# Problem to solve:
Beneath this line are the data; copy exactly the part of them that opens with the line containing "Give the number of surjective" and closes with the line containing "State the upper", and only that part.

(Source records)
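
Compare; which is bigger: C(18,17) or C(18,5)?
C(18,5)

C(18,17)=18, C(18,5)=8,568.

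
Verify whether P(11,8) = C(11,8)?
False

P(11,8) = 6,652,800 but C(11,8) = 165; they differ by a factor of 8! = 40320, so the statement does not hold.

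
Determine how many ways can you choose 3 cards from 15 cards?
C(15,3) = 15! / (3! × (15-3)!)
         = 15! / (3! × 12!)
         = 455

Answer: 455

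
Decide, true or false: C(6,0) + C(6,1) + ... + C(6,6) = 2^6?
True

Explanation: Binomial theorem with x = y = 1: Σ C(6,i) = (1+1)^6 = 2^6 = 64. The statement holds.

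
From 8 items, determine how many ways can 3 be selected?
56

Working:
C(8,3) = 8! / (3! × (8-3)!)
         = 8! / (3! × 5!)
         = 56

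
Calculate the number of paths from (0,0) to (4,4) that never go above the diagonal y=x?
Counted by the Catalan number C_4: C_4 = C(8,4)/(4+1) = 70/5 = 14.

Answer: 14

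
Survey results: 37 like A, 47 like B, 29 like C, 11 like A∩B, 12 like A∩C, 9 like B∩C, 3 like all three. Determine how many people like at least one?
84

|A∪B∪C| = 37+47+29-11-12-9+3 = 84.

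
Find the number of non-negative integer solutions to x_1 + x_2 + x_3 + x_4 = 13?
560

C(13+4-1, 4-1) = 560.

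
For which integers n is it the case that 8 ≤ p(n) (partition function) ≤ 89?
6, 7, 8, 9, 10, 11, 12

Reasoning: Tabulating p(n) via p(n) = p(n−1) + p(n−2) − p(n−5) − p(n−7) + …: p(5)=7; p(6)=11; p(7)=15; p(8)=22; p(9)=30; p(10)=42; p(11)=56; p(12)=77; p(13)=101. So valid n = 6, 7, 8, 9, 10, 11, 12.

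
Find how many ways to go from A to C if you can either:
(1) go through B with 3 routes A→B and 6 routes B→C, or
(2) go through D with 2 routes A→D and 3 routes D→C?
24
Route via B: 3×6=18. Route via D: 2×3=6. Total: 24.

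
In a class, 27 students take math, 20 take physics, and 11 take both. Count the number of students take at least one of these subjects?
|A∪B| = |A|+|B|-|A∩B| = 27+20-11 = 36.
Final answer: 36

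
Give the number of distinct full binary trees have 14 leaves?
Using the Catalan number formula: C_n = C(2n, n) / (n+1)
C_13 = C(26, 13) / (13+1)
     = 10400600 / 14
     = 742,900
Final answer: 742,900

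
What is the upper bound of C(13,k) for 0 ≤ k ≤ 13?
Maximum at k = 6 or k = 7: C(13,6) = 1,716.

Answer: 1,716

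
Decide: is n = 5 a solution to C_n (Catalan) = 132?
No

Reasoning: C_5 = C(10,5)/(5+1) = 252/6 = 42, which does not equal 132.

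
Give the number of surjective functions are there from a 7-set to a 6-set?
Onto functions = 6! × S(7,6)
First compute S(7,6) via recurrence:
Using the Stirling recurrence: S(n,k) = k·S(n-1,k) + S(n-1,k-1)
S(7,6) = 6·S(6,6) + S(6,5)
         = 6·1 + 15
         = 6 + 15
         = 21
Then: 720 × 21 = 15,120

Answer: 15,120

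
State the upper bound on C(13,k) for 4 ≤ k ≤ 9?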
--
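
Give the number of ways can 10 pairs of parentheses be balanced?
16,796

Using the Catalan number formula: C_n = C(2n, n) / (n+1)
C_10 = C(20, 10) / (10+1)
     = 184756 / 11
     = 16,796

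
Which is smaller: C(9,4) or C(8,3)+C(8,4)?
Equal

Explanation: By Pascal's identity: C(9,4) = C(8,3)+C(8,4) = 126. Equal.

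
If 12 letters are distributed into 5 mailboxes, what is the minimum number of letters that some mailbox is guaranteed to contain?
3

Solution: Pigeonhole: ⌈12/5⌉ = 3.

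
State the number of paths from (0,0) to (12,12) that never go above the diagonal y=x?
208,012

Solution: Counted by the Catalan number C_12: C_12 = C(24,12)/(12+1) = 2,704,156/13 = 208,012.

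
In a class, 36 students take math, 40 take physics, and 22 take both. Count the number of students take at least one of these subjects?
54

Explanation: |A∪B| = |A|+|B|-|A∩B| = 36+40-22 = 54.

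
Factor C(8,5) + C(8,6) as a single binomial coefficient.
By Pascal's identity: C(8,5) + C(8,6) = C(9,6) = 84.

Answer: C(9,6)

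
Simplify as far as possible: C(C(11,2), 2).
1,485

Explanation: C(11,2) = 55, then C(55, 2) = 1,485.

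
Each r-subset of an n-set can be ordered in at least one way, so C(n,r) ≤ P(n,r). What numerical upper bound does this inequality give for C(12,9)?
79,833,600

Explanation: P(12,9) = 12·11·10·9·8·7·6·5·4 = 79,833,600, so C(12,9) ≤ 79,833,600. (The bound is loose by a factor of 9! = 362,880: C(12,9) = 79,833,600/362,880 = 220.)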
==
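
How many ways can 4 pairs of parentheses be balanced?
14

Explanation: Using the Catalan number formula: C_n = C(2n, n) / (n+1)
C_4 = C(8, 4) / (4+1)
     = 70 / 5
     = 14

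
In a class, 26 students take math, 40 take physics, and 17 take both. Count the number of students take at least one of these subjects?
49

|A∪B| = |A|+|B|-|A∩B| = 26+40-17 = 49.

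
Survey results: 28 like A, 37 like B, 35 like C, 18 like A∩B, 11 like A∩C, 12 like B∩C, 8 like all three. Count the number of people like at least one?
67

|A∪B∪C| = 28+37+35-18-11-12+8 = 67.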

# Task solution:
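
Give the number of surjective functions are there from a 7-set to a 6-set?
Onto functions = 6! × S(7,6)
First compute S(7,6) via recurrence:
Using the Stirling recurrence: S(n,k) = k·S(n-1,k) + S(n-1,k-1)
S(7,6) = 6·S(6,6) + S(6,5)
         = 6·1 + 15
         = 6 + 15
         = 21
Then: 720 × 21 = 15,120

Answer: 15,120

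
State the upper bound on C(13,k) for 4 ≤ k ≤ 9?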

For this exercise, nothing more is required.